Task directions: Of all the lines in the entries below, give again exactly those starting at the line containing "A term-rewriting engine" and ending at the line containing "g(g(x,g(u,succ(t))),succ(g(t,3))) =?= g(g(h(u),x1),succ(t))", both ends included, and no others.

(Stored data)
──────
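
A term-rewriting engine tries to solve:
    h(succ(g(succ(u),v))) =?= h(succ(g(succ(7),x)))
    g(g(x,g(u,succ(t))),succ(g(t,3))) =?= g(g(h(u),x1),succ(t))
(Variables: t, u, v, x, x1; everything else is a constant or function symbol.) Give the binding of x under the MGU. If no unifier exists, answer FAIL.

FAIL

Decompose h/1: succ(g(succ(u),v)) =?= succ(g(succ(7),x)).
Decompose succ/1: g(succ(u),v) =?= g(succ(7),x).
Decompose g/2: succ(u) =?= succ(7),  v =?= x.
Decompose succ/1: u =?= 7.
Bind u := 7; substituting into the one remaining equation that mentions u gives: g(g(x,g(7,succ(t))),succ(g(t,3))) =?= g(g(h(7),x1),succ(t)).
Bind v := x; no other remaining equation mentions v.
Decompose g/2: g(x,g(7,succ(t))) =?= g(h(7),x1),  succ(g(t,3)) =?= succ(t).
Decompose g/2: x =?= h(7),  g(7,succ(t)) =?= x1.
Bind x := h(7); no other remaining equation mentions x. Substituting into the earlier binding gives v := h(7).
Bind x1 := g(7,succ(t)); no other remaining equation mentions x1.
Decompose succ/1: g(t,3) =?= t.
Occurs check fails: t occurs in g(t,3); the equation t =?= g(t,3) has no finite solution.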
──────
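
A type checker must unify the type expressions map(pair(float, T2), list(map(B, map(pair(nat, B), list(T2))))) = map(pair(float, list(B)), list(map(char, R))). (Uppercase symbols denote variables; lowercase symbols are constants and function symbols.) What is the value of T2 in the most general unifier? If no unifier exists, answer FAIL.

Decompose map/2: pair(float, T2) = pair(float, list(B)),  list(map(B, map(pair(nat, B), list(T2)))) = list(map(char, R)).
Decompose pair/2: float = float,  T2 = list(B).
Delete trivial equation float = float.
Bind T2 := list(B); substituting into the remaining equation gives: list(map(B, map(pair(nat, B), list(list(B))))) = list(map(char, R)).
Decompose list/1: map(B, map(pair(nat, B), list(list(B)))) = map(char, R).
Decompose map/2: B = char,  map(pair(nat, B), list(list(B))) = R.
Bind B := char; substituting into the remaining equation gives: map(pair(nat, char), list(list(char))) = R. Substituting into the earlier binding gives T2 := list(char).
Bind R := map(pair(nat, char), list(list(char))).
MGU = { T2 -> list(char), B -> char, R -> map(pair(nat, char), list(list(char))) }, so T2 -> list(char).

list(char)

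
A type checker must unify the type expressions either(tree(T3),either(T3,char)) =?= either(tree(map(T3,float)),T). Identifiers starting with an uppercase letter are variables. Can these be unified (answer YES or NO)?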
──────
Solution below:
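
A term-rewriting engine tries to solve:
    h(succ(g(succ(u),v))) =?= h(succ(g(succ(7),x)))
    g(g(x,g(u,succ(t))),succ(g(t,3))) =?= g(g(h(u),x1),succ(t))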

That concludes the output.